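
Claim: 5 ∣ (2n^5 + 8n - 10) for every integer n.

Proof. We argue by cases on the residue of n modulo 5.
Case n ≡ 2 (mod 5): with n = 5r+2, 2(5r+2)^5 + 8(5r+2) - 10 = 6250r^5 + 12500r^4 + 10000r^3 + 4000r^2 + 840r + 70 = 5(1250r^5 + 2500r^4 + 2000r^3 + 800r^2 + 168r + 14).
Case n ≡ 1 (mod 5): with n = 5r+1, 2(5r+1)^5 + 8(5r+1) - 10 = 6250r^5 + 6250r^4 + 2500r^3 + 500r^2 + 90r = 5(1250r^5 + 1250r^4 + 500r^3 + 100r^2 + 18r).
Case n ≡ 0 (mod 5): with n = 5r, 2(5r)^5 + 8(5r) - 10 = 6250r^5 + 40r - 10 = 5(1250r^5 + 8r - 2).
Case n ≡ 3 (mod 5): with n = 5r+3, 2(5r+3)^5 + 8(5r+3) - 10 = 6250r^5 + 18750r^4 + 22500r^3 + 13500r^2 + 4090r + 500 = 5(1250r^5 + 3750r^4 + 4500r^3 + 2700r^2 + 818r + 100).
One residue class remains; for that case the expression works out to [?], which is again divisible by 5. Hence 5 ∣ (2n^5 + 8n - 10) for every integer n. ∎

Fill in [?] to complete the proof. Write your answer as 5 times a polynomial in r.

Only n ≡ 4 (mod 5) is unaccounted for. Put n = 5r+4:
2(5r+4)^5 + 8(5r+4) - 10 expands to 6250r^5 + 25000r^4 + 40000r^3 + 32000r^2 + 12840r + 2070,
and factoring out 5 leaves 5(1250r^5 + 5000r^4 + 8000r^3 + 6400r^2 + 2568r + 414).

5(1250r^5 + 5000r^4 + 8000r^3 + 6400r^2 + 2568r + 414)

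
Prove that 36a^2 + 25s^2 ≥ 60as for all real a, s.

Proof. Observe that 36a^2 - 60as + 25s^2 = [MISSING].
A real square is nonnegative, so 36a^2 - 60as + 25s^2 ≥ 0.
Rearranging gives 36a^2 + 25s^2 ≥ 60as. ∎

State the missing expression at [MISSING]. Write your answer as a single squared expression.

(6a - 5s)^2

36a^2 - 60as + 25s^2 is a perfect-square trinomial: the outer terms are (6a)^2 and (5s)^2, and the cross term is -2·6a·5s.
So 36a^2 - 60as + 25s^2 = (6a - 5s)^2 ≥ 0.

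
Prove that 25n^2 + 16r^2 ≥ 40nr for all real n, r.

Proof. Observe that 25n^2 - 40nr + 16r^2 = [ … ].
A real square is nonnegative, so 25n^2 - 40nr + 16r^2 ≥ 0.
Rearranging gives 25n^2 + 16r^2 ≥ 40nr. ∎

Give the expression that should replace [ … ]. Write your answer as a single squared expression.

(5n - 4r)^2

25n^2 - 40nr + 16r^2 is a perfect-square trinomial: the outer terms are (5n)^2 and (4r)^2, and the cross term is -2·5n·4r.
So 25n^2 - 40nr + 16r^2 = (5n - 4r)^2 ≥ 0.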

※

**What is required**
Repeat the whole of the data above exactly as it appears.

**Completed exercise**
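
Claim: 5 ∣ (2n^5 + 8n - 10) for every integer n.

Proof. We argue by cases on the residue of n modulo 5.
Case n ≡ 2 (mod 5): with n = 5r+2, 2(5r+2)^5 + 8(5r+2) - 10 = 6250r^5 + 12500r^4 + 10000r^3 + 4000r^2 + 840r + 70 = 5(1250r^5 + 2500r^4 + 2000r^3 + 800r^2 + 168r + 14).
Case n ≡ 1 (mod 5): with n = 5r+1, 2(5r+1)^5 + 8(5r+1) - 10 = 6250r^5 + 6250r^4 + 2500r^3 + 500r^2 + 90r = 5(1250r^5 + 1250r^4 + 500r^3 + 100r^2 + 18r).
Case n ≡ 0 (mod 5): with n = 5r, 2(5r)^5 + 8(5r) - 10 = 6250r^5 + 40r - 10 = 5(1250r^5 + 8r - 2).
Case n ≡ 3 (mod 5): with n = 5r+3, 2(5r+3)^5 + 8(5r+3) - 10 = 6250r^5 + 18750r^4 + 22500r^3 + 13500r^2 + 4090r + 500 = 5(1250r^5 + 3750r^4 + 4500r^3 + 2700r^2 + 818r + 100).
One residue class remains; for that case the expression works out to [?], which is again divisible by 5. Hence 5 ∣ (2n^5 + 8n - 10) for every integer n. ∎

Fill in [?] to complete the proof. Write your answer as 5 times a polynomial in r.

Only n ≡ 4 (mod 5) is unaccounted for. Put n = 5r+4:
2(5r+4)^5 + 8(5r+4) - 10 expands to 6250r^5 + 25000r^4 + 40000r^3 + 32000r^2 + 12840r + 2070,
and factoring out 5 leaves 5(1250r^5 + 5000r^4 + 8000r^3 + 6400r^2 + 2568r + 414).

5(1250r^5 + 5000r^4 + 8000r^3 + 6400r^2 + 2568r + 414)

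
Prove that 36a^2 + 25s^2 ≥ 60as for all real a, s.

Proof. Observe that 36a^2 - 60as + 25s^2 = [MISSING].
A real square is nonnegative, so 36a^2 - 60as + 25s^2 ≥ 0.
Rearranging gives 36a^2 + 25s^2 ≥ 60as. ∎

State the missing expression at [MISSING]. Write your answer as a single squared expression.

(6a - 5s)^2

36a^2 - 60as + 25s^2 is a perfect-square trinomial: the outer terms are (6a)^2 and (5s)^2, and the cross term is -2·6a·5s.
So 36a^2 - 60as + 25s^2 = (6a - 5s)^2 ≥ 0.

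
Prove that 25n^2 + 16r^2 ≥ 40nr for all real n, r.

Proof. Observe that 25n^2 - 40nr + 16r^2 = [ … ].
A real square is nonnegative, so 25n^2 - 40nr + 16r^2 ≥ 0.
Rearranging gives 25n^2 + 16r^2 ≥ 40nr. ∎

Give the expression that should replace [ … ]. Write your answer as a single squared expression.

(5n - 4r)^2

25n^2 - 40nr + 16r^2 is a perfect-square trinomial: the outer terms are (5n)^2 and (4r)^2, and the cross term is -2·5n·4r.
So 25n^2 - 40nr + 16r^2 = (5n - 4r)^2 ≥ 0.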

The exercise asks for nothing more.